- **Assignment**: Can you restate the lines of the entries below, word for word, from the first one through the line that includes "Analysis: Sign analysis"?

Items from a data source:
Content starts
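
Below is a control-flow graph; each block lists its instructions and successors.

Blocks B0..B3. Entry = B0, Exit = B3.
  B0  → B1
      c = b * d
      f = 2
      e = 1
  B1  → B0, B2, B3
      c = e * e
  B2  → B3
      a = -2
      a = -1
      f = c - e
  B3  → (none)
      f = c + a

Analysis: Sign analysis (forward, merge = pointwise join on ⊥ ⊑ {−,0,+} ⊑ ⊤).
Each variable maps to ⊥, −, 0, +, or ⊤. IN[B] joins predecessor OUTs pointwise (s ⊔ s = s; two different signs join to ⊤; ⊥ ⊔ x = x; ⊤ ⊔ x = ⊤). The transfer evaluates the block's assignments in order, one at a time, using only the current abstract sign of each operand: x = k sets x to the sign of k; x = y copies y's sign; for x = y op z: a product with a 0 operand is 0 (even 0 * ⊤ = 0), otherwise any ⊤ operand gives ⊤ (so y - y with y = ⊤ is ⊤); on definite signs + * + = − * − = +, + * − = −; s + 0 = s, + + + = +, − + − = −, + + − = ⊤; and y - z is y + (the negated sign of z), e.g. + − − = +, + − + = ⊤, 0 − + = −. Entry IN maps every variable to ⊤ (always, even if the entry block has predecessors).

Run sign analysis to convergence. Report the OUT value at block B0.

Answer: {a: ⊤, b: ⊤, c: ⊤, d: ⊤, e: +, f: +}

Trace:
Fixpoint table:
  B0: | IN=(all ⊤) | OUT={e:+, f:+; rest ⊤}
  B1: | IN={e:+, f:+; rest ⊤} | OUT={c:+, e:+, f:+; rest ⊤}
  B2: | IN={c:+, e:+, f:+; rest ⊤} | OUT={a:-, c:+, e:+; rest ⊤}
  B3: | IN={c:+, e:+; rest ⊤} | OUT={c:+, e:+; rest ⊤}

Merge at B0 (entry node, so the boundary value (all ⊤) is joined with the incoming edge(s)): IN[B0] = (all ⊤) ⊔ OUT[B1] = {a: ⊤, b: ⊤, c: ⊤, d: ⊤, e: ⊤, f: ⊤}
Applying B0's transfer function to that IN value gives OUT[B0] (row B0 above).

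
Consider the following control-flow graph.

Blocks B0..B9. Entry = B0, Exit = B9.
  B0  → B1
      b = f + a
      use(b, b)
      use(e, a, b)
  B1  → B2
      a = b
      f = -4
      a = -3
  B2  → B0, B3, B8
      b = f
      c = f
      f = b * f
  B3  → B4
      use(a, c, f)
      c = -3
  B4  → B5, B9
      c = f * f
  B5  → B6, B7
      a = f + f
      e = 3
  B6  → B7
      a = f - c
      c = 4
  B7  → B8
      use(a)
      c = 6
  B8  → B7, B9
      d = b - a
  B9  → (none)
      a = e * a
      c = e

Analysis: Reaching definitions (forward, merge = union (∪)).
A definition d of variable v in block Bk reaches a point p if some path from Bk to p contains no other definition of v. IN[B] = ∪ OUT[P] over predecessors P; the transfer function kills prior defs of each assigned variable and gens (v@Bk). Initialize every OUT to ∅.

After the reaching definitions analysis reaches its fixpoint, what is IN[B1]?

Answer: {a@B1, b@B0, c@B2, f@B2}

Working:
Converged values:
  B0:   IN={a@B1, b@B2, c@B2, f@B2}   OUT={a@B1, b@B0, c@B2, f@B2}
  B1:   IN={a@B1, b@B0, c@B2, f@B2}   OUT={a@B1, b@B0, c@B2, f@B1}
  B2:   IN={a@B1, b@B0, c@B2, f@B1}   OUT={a@B1, b@B2, c@B2, f@B2}
  B3:   IN={a@B1, b@B2, c@B2, f@B2}   OUT={a@B1, b@B2, c@B3, f@B2}
  B4:   IN={a@B1, b@B2, c@B3, f@B2}   OUT={a@B1, b@B2, c@B4, f@B2}
  B5:   IN={a@B1, b@B2, c@B4, f@B2}   OUT={a@B5, b@B2, c@B4, e@B5, f@B2}
  B6:   IN={a@B5, b@B2, c@B4, e@B5, f@B2}   OUT={a@B6, b@B2, c@B6, e@B5, f@B2}
  B7:   IN={a@B1, a@B5, a@B6, b@B2, c@B2, c@B4, c@B6, c@B7, d@B8, e@B5, f@B2}   OUT={a@B1, a@B5, a@B6, b@B2, c@B7, d@B8, e@B5, f@B2}
  B8:   IN={a@B1, a@B5, a@B6, b@B2, c@B2, c@B7, d@B8, e@B5, f@B2}   OUT={a@B1, a@B5, a@B6, b@B2, c@B2, c@B7, d@B8, e@B5, f@B2}
  B9:   IN={a@B1, a@B5, a@B6, b@B2, c@B2, c@B4, c@B7, d@B8, e@B5, f@B2}   OUT={a@B9, b@B2, c@B9, d@B8, e@B5, f@B2}

Merge at B1: IN[B1] = OUT[B0] = {a@B1, b@B0, c@B2, f@B2}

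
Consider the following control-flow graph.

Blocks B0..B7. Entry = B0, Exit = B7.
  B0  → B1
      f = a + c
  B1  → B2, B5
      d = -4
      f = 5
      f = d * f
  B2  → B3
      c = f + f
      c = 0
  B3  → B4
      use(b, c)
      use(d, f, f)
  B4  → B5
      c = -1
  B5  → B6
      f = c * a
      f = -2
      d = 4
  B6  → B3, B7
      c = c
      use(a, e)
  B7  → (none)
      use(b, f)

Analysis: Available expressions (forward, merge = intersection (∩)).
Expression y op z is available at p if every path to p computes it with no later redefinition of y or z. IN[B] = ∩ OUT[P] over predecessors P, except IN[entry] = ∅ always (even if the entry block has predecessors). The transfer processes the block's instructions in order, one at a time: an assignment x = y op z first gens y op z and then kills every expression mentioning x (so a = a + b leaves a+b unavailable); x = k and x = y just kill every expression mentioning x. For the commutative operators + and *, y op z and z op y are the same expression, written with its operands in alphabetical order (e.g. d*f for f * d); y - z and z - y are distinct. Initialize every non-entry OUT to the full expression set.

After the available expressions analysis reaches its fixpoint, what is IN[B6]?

Answer: {a*c}

Working:
Fixpoint table:
  B0:  IN={}  OUT={a+c}
  B1:  IN={a+c}  OUT={a+c}
  B2:  IN={a+c}  OUT={f+f}
  B3:  IN={}  OUT={}
  B4:  IN={}  OUT={}
  B5:  IN={}  OUT={a*c}
  B6:  IN={a*c}  OUT={}
  B7:  IN={}  OUT={}

Merge at B6: IN[B6] = OUT[B5] = {a*c}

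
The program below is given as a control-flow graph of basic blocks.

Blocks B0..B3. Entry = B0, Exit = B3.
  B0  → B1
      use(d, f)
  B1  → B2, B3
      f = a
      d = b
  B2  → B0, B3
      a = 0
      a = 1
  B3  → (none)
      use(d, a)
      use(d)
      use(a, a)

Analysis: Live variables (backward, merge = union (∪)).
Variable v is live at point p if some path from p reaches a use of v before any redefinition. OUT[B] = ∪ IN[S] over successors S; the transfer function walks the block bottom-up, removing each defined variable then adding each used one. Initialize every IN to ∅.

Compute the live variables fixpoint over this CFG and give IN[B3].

Per-block solution:
  B0: | IN={a, b, d, f} | OUT={a, b}
  B1: | IN={a, b} | OUT={a, b, d, f}
  B2: | IN={b, d, f} | OUT={a, b, d, f}
  B3: | IN={a, d} | OUT={}

B3 is the boundary node: OUT[B3] = {}
Applying B3's transfer function to that OUT value gives IN[B3] (row B3 above).

Answer: {a, d}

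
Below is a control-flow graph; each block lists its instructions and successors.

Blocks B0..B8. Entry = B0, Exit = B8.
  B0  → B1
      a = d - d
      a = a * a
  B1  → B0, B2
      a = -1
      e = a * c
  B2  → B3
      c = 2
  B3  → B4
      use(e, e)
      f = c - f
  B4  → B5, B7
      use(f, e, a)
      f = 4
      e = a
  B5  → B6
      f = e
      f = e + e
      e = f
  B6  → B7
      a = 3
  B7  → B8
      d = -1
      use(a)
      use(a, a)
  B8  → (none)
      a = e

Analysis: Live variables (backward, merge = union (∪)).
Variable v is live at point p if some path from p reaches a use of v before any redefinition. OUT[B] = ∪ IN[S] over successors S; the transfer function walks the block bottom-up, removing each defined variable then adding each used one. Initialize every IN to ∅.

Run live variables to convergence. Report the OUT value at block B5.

Per-block solution:
  B0:   IN={c, d, f}   OUT={c, d, f}
  B1:   IN={c, d, f}   OUT={a, c, d, e, f}
  B2:   IN={a, e, f}   OUT={a, c, e, f}
  B3:   IN={a, c, e, f}   OUT={a, e, f}
  B4:   IN={a, e, f}   OUT={a, e}
  B5:   IN={e}   OUT={e}
  B6:   IN={e}   OUT={a, e}
  B7:   IN={a, e}   OUT={e}
  B8:   IN={e}   OUT={}

Merge at B5: OUT[B5] = IN[B6] = {e}

Answer: {e}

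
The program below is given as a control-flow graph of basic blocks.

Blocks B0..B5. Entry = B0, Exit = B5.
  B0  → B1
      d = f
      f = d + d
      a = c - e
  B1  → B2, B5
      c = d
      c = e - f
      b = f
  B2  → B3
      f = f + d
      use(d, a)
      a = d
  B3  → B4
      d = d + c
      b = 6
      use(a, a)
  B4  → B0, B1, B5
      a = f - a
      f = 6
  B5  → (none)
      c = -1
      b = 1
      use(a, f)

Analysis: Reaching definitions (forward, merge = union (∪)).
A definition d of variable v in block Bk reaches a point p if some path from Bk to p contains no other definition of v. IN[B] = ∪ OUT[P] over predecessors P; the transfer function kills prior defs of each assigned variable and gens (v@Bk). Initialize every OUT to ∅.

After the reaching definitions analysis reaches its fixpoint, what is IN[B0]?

Fixpoint table:
  B0:   IN={a@B4, b@B3, c@B1, d@B3, f@B4}   OUT={a@B0, b@B3, c@B1, d@B0, f@B0}
  B1:   IN={a@B0, a@B4, b@B3, c@B1, d@B0, d@B3, f@B0, f@B4}   OUT={a@B0, a@B4, b@B1, c@B1, d@B0, d@B3, f@B0, f@B4}
  B2:   IN={a@B0, a@B4, b@B1, c@B1, d@B0, d@B3, f@B0, f@B4}   OUT={a@B2, b@B1, c@B1, d@B0, d@B3, f@B2}
  B3:   IN={a@B2, b@B1, c@B1, d@B0, d@B3, f@B2}   OUT={a@B2, b@B3, c@B1, d@B3, f@B2}
  B4:   IN={a@B2, b@B3, c@B1, d@B3, f@B2}   OUT={a@B4, b@B3, c@B1, d@B3, f@B4}
  B5:   IN={a@B0, a@B4, b@B1, b@B3, c@B1, d@B0, d@B3, f@B0, f@B4}   OUT={a@B0, a@B4, b@B5, c@B5, d@B0, d@B3, f@B0, f@B4}

Merge at B0 (entry node, so the boundary value {} is joined with the incoming edge(s)): IN[B0] = {} ⊔ OUT[B4] = {a@B4, b@B3, c@B1, d@B3, f@B4}

Answer: {a@B4, b@B3, c@B1, d@B3, f@B4}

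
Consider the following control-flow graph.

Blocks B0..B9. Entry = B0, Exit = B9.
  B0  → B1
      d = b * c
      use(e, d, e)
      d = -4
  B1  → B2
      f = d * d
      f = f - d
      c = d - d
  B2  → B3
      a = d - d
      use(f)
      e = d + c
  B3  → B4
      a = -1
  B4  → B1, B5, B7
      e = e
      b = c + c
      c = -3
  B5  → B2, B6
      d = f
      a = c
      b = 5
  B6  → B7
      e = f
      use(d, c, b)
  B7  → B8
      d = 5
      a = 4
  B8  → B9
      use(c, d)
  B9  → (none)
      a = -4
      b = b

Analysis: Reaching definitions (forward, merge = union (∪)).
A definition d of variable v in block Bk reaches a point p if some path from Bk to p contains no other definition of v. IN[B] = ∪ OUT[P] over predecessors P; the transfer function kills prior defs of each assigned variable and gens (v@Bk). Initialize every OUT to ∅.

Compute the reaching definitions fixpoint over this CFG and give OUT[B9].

Answer: {a@B9, b@B9, c@B4, d@B7, e@B4, e@B6, f@B1}

Trace:
Per-block solution:
  B0: | IN={} | OUT={d@B0}
  B1: | IN={a@B3, b@B4, c@B4, d@B0, d@B5, e@B4, f@B1} | OUT={a@B3, b@B4, c@B1, d@B0, d@B5, e@B4, f@B1}
  B2: | IN={a@B3, a@B5, b@B4, b@B5, c@B1, c@B4, d@B0, d@B5, e@B4, f@B1} | OUT={a@B2, b@B4, b@B5, c@B1, c@B4, d@B0, d@B5, e@B2, f@B1}
  B3: | IN={a@B2, b@B4, b@B5, c@B1, c@B4, d@B0, d@B5, e@B2, f@B1} | OUT={a@B3, b@B4, b@B5, c@B1, c@B4, d@B0, d@B5, e@B2, f@B1}
  B4: | IN={a@B3, b@B4, b@B5, c@B1, c@B4, d@B0, d@B5, e@B2, f@B1} | OUT={a@B3, b@B4, c@B4, d@B0, d@B5, e@B4, f@B1}
  B5: | IN={a@B3, b@B4, c@B4, d@B0, d@B5, e@B4, f@B1} | OUT={a@B5, b@B5, c@B4, d@B5, e@B4, f@B1}
  B6: | IN={a@B5, b@B5, c@B4, d@B5, e@B4, f@B1} | OUT={a@B5, b@B5, c@B4, d@B5, e@B6, f@B1}
  B7: | IN={a@B3, a@B5, b@B4, b@B5, c@B4, d@B0, d@B5, e@B4, e@B6, f@B1} | OUT={a@B7, b@B4, b@B5, c@B4, d@B7, e@B4, e@B6, f@B1}
  B8: | IN={a@B7, b@B4, b@B5, c@B4, d@B7, e@B4, e@B6, f@B1} | OUT={a@B7, b@B4, b@B5, c@B4, d@B7, e@B4, e@B6, f@B1}
  B9: | IN={a@B7, b@B4, b@B5, c@B4, d@B7, e@B4, e@B6, f@B1} | OUT={a@B9, b@B9, c@B4, d@B7, e@B4, e@B6, f@B1}

Merge at B9: IN[B9] = OUT[B8] = {a@B7, b@B4, b@B5, c@B4, d@B7, e@B4, e@B6, f@B1}
Applying B9's transfer function to that IN value gives OUT[B9] (row B9 above).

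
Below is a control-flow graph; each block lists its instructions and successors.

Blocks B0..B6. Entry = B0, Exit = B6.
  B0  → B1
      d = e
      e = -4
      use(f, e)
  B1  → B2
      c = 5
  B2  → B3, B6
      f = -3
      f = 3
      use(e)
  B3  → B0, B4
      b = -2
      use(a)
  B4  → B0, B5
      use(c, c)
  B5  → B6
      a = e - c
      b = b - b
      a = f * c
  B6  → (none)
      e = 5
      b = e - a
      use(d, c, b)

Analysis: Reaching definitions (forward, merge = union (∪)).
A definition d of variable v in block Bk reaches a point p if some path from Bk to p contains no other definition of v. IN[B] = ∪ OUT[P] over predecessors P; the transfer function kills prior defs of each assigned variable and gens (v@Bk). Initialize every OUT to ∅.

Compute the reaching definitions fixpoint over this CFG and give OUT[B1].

Answer: {b@B3, c@B1, d@B0, e@B0, f@B2}

Derivation:
Per-block solution:
  B0:   IN={b@B3, c@B1, d@B0, e@B0, f@B2}   OUT={b@B3, c@B1, d@B0, e@B0, f@B2}
  B1:   IN={b@B3, c@B1, d@B0, e@B0, f@B2}   OUT={b@B3, c@B1, d@B0, e@B0, f@B2}
  B2:   IN={b@B3, c@B1, d@B0, e@B0, f@B2}   OUT={b@B3, c@B1, d@B0, e@B0, f@B2}
  B3:   IN={b@B3, c@B1, d@B0, e@B0, f@B2}   OUT={b@B3, c@B1, d@B0, e@B0, f@B2}
  B4:   IN={b@B3, c@B1, d@B0, e@B0, f@B2}   OUT={b@B3, c@B1, d@B0, e@B0, f@B2}
  B5:   IN={b@B3, c@B1, d@B0, e@B0, f@B2}   OUT={a@B5, b@B5, c@B1, d@B0, e@B0, f@B2}
  B6:   IN={a@B5, b@B3, b@B5, c@B1, d@B0, e@B0, f@B2}   OUT={a@B5, b@B6, c@B1, d@B0, e@B6, f@B2}

Merge at B1: IN[B1] = OUT[B0] = {b@B3, c@B1, d@B0, e@B0, f@B2}
Applying B1's transfer function to that IN value gives OUT[B1] (row B1 above).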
Content ends
- **Answer to this exercise**:
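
Below is a control-flow graph; each block lists its instructions and successors.

Blocks B0..B3. Entry = B0, Exit = B3.
  B0  → B1
      c = b * d
      f = 2
      e = 1
  B1  → B0, B2, B3
      c = e * e
  B2  → B3
      a = -2
      a = -1
      f = c - e
  B3  → (none)
      f = c + a

Analysis: Sign analysis (forward, merge = pointwise join on ⊥ ⊑ {−,0,+} ⊑ ⊤).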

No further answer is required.